Start of Records provided
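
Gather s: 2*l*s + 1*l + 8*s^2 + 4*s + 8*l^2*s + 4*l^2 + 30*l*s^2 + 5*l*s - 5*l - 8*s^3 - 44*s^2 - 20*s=4*l^2 - 4*l - 8*s^3 + s^2*(30*l - 36) + s*(8*l^2 + 7*l - 16)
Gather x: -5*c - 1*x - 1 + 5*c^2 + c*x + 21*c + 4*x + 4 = 5*c^2 + 16*c + x*(c + 3) + 3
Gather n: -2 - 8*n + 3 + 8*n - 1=0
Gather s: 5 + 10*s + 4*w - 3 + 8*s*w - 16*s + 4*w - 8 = s*(8*w - 6) + 8*w - 6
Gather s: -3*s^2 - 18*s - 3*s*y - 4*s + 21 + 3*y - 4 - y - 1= -3*s^2 + s*(-3*y - 22) + 2*y + 16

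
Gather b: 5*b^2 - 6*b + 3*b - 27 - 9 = 5*b^2 - 3*b - 36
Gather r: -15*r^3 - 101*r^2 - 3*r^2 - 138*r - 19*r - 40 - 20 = -15*r^3 - 104*r^2 - 157*r - 60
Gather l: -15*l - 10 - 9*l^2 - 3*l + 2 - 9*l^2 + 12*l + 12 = -18*l^2 - 6*l + 4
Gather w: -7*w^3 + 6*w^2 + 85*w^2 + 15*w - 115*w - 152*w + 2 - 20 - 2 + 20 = -7*w^3 + 91*w^2 - 252*w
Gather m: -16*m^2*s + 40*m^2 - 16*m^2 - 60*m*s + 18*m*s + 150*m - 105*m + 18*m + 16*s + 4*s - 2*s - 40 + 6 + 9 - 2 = m^2*(24 - 16*s) + m*(63 - 42*s) + 18*s - 27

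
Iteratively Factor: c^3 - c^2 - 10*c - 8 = (c + 2)*(c^2 - 3*c - 4) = (c + 1)*(c + 2)*(c - 4)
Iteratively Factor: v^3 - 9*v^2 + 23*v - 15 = (v - 5)*(v^2 - 4*v + 3) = (v - 5)*(v - 1)*(v - 3)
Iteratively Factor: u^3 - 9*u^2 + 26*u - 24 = (u - 4)*(u^2 - 5*u + 6) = (u - 4)*(u - 2)*(u - 3)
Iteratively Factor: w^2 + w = (w)*(w + 1)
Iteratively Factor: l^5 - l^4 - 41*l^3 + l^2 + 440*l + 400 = (l + 4)*(l^4 - 5*l^3 - 21*l^2 + 85*l + 100) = (l + 4)^2*(l^3 - 9*l^2 + 15*l + 25) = (l - 5)*(l + 4)^2*(l^2 - 4*l - 5) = (l - 5)^2*(l + 4)^2*(l + 1)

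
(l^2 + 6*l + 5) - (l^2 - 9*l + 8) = 15*l - 3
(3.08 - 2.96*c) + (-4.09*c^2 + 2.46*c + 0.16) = -4.09*c^2 - 0.5*c + 3.24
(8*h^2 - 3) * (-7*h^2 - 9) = -56*h^4 - 51*h^2 + 27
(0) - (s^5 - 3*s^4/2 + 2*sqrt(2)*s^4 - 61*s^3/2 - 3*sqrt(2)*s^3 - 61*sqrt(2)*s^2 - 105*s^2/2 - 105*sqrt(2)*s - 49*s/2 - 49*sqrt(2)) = -s^5 - 2*sqrt(2)*s^4 + 3*s^4/2 + 3*sqrt(2)*s^3 + 61*s^3/2 + 105*s^2/2 + 61*sqrt(2)*s^2 + 49*s/2 + 105*sqrt(2)*s + 49*sqrt(2)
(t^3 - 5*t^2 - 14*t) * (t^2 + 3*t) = t^5 - 2*t^4 - 29*t^3 - 42*t^2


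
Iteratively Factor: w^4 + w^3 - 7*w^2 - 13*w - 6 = (w + 2)*(w^3 - w^2 - 5*w - 3) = (w + 1)*(w + 2)*(w^2 - 2*w - 3) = (w + 1)^2*(w + 2)*(w - 3)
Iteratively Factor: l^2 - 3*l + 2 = (l - 1)*(l - 2)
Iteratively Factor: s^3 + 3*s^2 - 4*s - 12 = (s + 2)*(s^2 + s - 6) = (s - 2)*(s + 2)*(s + 3)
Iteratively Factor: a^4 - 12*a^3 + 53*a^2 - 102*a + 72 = (a - 3)*(a^3 - 9*a^2 + 26*a - 24) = (a - 3)*(a - 2)*(a^2 - 7*a + 12) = (a - 3)^2*(a - 2)*(a - 4)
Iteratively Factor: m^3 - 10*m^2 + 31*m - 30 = (m - 5)*(m^2 - 5*m + 6) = (m - 5)*(m - 3)*(m - 2)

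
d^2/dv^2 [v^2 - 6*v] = 2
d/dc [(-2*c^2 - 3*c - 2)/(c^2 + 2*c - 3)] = (-c^2 + 16*c + 13)/(c^4 + 4*c^3 - 2*c^2 - 12*c + 9)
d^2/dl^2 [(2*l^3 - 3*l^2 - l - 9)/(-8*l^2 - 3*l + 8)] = 2*(-154*l^3 + 2448*l^2 + 456*l + 873)/(512*l^6 + 576*l^5 - 1320*l^4 - 1125*l^3 + 1320*l^2 + 576*l - 512)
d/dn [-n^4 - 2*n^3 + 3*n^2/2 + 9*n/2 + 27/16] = -4*n^3 - 6*n^2 + 3*n + 9/2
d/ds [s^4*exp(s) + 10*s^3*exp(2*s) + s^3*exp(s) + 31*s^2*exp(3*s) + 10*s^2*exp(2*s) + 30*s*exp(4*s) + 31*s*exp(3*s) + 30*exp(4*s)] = (s^4 + 20*s^3*exp(s) + 5*s^3 + 93*s^2*exp(2*s) + 50*s^2*exp(s) + 3*s^2 + 120*s*exp(3*s) + 155*s*exp(2*s) + 20*s*exp(s) + 150*exp(3*s) + 31*exp(2*s))*exp(s)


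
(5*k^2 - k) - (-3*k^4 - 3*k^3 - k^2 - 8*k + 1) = 3*k^4 + 3*k^3 + 6*k^2 + 7*k - 1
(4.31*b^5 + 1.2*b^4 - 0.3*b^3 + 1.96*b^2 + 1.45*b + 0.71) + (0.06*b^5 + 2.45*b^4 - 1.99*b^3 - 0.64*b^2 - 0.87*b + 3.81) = 4.37*b^5 + 3.65*b^4 - 2.29*b^3 + 1.32*b^2 + 0.58*b + 4.52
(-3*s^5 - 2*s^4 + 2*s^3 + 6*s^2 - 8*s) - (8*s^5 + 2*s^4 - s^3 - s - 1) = -11*s^5 - 4*s^4 + 3*s^3 + 6*s^2 - 7*s + 1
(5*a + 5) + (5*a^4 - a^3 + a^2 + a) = 5*a^4 - a^3 + a^2 + 6*a + 5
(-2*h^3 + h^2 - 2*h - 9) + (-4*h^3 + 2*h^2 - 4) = -6*h^3 + 3*h^2 - 2*h - 13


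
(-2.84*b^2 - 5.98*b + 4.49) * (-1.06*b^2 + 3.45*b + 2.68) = 3.0104*b^4 - 3.4592*b^3 - 33.0016*b^2 - 0.535900000000002*b + 12.0332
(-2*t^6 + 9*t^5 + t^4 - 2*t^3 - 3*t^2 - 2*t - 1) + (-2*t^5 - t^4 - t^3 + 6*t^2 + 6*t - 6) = -2*t^6 + 7*t^5 - 3*t^3 + 3*t^2 + 4*t - 7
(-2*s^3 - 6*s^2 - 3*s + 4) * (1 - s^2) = 2*s^5 + 6*s^4 + s^3 - 10*s^2 - 3*s + 4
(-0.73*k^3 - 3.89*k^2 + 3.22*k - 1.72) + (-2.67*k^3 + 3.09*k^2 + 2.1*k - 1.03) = -3.4*k^3 - 0.8*k^2 + 5.32*k - 2.75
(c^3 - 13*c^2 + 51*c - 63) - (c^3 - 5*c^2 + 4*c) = -8*c^2 + 47*c - 63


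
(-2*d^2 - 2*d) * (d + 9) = -2*d^3 - 20*d^2 - 18*d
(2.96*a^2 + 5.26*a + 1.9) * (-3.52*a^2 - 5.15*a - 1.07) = -10.4192*a^4 - 33.7592*a^3 - 36.9442*a^2 - 15.4132*a - 2.033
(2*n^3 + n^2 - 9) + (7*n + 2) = 2*n^3 + n^2 + 7*n - 7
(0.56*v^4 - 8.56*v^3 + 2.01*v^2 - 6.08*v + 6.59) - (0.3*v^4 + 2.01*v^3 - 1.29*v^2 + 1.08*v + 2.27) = 0.26*v^4 - 10.57*v^3 + 3.3*v^2 - 7.16*v + 4.32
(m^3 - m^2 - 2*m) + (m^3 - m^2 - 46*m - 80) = 2*m^3 - 2*m^2 - 48*m - 80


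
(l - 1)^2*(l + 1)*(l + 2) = l^4 + l^3 - 3*l^2 - l + 2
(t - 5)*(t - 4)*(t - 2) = t^3 - 11*t^2 + 38*t - 40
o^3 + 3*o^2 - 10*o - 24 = (o - 3)*(o + 2)*(o + 4)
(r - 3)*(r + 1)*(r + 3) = r^3 + r^2 - 9*r - 9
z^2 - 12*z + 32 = (z - 8)*(z - 4)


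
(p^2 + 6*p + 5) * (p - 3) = p^3 + 3*p^2 - 13*p - 15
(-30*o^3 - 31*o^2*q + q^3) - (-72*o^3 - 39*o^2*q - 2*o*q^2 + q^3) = 42*o^3 + 8*o^2*q + 2*o*q^2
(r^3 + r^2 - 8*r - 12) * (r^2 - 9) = r^5 + r^4 - 17*r^3 - 21*r^2 + 72*r + 108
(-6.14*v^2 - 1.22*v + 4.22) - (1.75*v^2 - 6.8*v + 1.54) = -7.89*v^2 + 5.58*v + 2.68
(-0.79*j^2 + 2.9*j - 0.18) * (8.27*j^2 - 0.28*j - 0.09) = -6.5333*j^4 + 24.2042*j^3 - 2.2295*j^2 - 0.2106*j + 0.0162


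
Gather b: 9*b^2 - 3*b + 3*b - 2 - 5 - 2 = 9*b^2 - 9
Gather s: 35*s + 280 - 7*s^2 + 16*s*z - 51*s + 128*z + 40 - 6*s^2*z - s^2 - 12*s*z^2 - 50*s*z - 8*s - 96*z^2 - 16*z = s^2*(-6*z - 8) + s*(-12*z^2 - 34*z - 24) - 96*z^2 + 112*z + 320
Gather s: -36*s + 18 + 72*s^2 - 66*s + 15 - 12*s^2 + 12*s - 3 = 60*s^2 - 90*s + 30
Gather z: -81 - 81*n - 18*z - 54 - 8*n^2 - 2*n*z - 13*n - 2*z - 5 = -8*n^2 - 94*n + z*(-2*n - 20) - 140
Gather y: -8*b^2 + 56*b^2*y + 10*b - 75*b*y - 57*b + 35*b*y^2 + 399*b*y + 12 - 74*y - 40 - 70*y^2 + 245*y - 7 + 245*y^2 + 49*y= -8*b^2 - 47*b + y^2*(35*b + 175) + y*(56*b^2 + 324*b + 220) - 35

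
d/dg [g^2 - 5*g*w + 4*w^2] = 2*g - 5*w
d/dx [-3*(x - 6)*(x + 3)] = 9 - 6*x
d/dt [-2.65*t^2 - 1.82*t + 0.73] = -5.3*t - 1.82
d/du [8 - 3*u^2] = -6*u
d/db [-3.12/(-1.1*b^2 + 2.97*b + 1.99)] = (9.2664 - 6.864*b)/(-1.1*b^2 + 2.97*b + 1.99)^2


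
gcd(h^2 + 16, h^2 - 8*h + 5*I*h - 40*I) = 1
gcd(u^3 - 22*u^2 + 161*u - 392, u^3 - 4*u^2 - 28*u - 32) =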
End of Records provided
## Try it
Transcribe the entries above word for word, from the first line through the line containing "Gather b: 5*b^2", and nothing else.

## Answer box
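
Gather s: 2*l*s + 1*l + 8*s^2 + 4*s + 8*l^2*s + 4*l^2 + 30*l*s^2 + 5*l*s - 5*l - 8*s^3 - 44*s^2 - 20*s=4*l^2 - 4*l - 8*s^3 + s^2*(30*l - 36) + s*(8*l^2 + 7*l - 16)
Gather x: -5*c - 1*x - 1 + 5*c^2 + c*x + 21*c + 4*x + 4 = 5*c^2 + 16*c + x*(c + 3) + 3
Gather n: -2 - 8*n + 3 + 8*n - 1=0
Gather s: 5 + 10*s + 4*w - 3 + 8*s*w - 16*s + 4*w - 8 = s*(8*w - 6) + 8*w - 6
Gather s: -3*s^2 - 18*s - 3*s*y - 4*s + 21 + 3*y - 4 - y - 1= -3*s^2 + s*(-3*y - 22) + 2*y + 16

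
Gather b: 5*b^2 - 6*b + 3*b - 27 - 9 = 5*b^2 - 3*b - 36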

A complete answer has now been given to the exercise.